EXERCISE → Copy out each line containing "associate" from the entries below.
MATERIAL FOR THIS EXERCISE below:
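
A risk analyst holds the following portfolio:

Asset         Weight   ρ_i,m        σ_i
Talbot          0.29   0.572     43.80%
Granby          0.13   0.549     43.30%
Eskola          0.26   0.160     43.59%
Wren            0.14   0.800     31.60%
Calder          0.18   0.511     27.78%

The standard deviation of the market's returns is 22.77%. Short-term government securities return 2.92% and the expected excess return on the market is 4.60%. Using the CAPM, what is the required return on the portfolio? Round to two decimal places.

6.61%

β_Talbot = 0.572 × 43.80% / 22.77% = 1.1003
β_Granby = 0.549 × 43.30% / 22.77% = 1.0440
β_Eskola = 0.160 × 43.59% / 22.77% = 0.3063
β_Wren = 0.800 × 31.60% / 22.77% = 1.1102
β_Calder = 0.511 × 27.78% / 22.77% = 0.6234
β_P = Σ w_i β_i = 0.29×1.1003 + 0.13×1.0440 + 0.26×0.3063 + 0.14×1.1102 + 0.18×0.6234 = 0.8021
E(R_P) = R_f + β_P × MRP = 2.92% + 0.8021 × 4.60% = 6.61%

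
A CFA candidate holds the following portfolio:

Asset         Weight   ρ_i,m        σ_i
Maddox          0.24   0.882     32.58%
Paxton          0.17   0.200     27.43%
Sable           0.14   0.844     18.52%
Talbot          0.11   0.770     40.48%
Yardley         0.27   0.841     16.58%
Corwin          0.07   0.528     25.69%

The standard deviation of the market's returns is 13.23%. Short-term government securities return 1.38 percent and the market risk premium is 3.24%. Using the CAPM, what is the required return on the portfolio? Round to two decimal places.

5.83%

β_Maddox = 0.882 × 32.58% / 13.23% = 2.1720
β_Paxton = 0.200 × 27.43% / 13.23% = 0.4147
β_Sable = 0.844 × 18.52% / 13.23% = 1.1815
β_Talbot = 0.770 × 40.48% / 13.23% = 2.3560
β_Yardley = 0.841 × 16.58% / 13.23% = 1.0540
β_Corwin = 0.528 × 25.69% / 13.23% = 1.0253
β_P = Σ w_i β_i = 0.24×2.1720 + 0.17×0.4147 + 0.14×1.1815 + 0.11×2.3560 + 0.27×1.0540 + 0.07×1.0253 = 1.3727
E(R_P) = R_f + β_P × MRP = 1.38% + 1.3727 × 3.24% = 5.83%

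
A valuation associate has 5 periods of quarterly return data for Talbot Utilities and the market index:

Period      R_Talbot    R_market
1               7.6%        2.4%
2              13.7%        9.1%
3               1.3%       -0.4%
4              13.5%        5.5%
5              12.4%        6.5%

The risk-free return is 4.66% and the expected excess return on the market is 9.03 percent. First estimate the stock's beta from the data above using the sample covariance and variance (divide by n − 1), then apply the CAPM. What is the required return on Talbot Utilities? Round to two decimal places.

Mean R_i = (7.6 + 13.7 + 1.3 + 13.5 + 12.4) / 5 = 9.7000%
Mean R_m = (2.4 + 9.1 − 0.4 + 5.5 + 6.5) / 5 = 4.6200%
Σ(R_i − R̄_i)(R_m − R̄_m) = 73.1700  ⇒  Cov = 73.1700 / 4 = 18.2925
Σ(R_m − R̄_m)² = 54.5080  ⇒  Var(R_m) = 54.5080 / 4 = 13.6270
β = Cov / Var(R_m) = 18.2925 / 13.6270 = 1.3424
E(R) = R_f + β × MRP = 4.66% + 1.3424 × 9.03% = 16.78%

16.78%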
End of MATERIAL FOR THIS EXERCISE.
MATERIAL FOR THIS EXERCISE below:
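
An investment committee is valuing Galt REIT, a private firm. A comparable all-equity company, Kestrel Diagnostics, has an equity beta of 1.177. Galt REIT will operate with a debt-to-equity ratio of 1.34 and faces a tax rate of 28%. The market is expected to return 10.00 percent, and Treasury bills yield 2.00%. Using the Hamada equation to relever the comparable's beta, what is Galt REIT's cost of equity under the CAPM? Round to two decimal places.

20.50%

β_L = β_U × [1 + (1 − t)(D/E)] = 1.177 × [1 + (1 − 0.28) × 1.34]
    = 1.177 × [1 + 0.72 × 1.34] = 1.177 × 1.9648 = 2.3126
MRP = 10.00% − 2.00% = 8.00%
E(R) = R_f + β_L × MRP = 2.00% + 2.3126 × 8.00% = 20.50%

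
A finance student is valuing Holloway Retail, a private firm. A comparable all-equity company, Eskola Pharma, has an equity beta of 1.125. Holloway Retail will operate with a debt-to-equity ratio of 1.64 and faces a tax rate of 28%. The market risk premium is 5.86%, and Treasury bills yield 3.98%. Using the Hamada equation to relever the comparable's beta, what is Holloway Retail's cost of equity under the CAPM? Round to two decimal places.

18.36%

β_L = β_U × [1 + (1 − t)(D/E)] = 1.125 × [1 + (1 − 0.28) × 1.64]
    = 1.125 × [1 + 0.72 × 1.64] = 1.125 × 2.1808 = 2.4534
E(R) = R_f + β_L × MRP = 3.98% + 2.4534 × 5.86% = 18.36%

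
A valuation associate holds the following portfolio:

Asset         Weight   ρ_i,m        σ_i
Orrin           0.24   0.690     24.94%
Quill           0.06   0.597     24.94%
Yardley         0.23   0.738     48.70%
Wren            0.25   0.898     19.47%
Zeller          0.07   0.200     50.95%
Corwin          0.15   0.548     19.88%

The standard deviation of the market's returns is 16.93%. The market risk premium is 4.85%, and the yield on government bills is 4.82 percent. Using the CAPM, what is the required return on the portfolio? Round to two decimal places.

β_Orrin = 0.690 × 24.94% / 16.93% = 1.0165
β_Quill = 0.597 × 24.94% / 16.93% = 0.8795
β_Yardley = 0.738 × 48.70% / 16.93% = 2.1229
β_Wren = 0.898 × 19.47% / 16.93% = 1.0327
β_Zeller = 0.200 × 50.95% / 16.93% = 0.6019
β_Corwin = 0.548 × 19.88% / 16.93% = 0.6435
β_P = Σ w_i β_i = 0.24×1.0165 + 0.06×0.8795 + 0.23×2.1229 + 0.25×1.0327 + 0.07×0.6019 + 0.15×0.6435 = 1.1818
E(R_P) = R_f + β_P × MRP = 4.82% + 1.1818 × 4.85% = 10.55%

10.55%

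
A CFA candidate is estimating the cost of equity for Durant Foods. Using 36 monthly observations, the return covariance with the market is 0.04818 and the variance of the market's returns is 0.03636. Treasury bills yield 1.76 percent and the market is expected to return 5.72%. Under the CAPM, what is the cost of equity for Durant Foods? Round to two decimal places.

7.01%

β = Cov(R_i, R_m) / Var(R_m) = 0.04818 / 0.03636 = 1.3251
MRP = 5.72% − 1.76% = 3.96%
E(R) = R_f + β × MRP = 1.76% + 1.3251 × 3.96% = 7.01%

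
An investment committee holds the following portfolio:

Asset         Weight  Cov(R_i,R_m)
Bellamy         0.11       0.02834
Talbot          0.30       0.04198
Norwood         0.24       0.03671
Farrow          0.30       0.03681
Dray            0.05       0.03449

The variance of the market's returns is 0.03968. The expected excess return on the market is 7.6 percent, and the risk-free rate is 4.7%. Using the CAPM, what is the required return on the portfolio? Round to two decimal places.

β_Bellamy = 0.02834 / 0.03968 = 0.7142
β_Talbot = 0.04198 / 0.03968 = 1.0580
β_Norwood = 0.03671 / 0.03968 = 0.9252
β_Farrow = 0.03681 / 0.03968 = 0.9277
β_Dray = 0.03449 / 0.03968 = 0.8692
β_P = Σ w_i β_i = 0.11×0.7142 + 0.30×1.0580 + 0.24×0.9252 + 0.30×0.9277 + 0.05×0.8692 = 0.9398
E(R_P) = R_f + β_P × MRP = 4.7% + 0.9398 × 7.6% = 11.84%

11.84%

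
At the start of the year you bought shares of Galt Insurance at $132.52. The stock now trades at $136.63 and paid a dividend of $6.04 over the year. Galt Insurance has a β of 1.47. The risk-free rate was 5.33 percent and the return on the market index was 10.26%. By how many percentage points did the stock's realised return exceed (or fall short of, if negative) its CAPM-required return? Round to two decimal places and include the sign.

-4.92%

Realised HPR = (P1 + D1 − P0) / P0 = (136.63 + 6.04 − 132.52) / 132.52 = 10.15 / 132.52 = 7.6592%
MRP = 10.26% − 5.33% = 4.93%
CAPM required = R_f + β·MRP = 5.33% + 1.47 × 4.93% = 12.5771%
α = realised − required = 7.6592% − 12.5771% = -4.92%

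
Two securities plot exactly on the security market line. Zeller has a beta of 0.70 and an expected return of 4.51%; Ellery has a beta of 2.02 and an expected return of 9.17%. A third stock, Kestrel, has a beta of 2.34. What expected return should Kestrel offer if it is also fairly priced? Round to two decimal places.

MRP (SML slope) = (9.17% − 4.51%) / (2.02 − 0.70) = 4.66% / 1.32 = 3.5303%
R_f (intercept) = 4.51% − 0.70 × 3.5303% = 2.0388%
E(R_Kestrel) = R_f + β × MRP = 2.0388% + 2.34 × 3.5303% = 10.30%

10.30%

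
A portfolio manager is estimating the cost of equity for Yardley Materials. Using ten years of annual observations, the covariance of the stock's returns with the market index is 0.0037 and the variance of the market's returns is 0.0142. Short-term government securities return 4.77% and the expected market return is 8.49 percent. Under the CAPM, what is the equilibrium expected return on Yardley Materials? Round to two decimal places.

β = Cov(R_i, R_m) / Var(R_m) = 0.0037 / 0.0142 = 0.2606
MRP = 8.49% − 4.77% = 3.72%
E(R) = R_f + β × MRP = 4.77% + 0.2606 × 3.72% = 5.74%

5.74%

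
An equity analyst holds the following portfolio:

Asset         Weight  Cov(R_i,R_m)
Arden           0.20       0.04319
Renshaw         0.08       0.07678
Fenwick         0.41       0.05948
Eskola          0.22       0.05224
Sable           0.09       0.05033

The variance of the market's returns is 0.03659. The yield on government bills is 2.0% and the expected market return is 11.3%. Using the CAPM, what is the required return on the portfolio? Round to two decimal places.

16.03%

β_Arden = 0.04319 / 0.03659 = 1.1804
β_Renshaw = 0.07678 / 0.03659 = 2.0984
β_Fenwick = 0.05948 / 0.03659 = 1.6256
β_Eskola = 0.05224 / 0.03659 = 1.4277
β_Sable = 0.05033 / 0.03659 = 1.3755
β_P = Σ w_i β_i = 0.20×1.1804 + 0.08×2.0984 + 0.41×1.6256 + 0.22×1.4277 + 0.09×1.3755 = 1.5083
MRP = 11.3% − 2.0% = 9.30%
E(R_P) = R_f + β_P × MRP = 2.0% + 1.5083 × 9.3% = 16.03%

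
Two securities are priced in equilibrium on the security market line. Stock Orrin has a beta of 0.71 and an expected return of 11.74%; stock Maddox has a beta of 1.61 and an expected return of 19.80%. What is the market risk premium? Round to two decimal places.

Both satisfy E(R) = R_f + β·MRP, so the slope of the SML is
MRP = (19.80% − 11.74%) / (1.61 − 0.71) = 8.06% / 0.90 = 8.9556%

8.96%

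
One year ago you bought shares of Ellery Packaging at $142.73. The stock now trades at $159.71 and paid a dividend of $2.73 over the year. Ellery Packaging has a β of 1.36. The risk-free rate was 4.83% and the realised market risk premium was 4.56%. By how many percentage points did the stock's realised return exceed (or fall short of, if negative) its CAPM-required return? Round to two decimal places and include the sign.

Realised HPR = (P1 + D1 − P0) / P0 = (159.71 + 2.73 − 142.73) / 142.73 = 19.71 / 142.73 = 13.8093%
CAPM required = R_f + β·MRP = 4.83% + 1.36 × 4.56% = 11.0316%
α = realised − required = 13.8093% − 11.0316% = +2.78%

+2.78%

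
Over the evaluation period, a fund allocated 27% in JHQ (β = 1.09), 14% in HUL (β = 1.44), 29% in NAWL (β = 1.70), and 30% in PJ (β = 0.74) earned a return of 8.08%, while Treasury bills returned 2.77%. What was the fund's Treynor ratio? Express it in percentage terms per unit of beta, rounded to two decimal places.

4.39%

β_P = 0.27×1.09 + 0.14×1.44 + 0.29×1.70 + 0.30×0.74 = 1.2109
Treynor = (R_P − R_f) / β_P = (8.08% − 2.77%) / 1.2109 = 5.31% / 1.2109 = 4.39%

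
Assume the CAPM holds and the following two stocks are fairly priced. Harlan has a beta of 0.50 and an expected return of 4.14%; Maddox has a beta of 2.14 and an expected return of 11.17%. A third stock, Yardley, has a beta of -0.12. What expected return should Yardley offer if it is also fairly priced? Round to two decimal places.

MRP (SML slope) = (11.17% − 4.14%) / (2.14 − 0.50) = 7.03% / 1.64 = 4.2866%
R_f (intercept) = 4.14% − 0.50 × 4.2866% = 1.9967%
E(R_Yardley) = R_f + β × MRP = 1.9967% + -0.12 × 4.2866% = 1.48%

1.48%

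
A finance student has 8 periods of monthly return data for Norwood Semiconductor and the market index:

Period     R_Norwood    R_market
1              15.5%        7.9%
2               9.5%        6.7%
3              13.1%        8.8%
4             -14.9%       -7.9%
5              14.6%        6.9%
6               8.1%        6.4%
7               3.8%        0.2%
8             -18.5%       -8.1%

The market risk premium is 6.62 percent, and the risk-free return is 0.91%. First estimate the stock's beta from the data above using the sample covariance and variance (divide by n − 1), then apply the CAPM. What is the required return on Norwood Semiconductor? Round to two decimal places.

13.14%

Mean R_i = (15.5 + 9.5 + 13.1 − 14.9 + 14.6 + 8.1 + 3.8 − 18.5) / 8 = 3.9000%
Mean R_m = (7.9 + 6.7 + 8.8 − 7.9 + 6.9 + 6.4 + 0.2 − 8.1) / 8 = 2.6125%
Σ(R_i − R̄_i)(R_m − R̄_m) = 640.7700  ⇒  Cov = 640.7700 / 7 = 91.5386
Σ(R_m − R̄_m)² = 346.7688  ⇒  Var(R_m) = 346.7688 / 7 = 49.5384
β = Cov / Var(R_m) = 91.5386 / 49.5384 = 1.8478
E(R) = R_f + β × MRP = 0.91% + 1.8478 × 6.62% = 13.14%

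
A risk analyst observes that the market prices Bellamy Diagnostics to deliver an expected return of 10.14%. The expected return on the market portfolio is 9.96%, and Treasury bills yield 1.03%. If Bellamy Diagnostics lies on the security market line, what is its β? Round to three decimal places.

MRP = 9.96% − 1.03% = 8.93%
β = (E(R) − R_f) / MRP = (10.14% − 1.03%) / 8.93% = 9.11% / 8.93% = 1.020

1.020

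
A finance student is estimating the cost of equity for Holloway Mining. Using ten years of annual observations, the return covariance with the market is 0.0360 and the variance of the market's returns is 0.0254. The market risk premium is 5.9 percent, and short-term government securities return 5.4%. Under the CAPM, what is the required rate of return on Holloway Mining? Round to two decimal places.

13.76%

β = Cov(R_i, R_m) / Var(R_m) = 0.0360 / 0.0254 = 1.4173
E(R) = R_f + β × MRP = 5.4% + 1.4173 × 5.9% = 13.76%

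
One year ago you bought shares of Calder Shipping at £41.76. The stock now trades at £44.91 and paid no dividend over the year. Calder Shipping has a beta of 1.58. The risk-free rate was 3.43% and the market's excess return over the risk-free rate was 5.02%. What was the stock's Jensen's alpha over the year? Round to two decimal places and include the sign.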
End of MATERIAL FOR THIS EXERCISE.
ANSWER SECTION →
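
A valuation associate has 5 periods of quarterly return data for Talbot Utilities and the market index:
A valuation associate holds the following portfolio: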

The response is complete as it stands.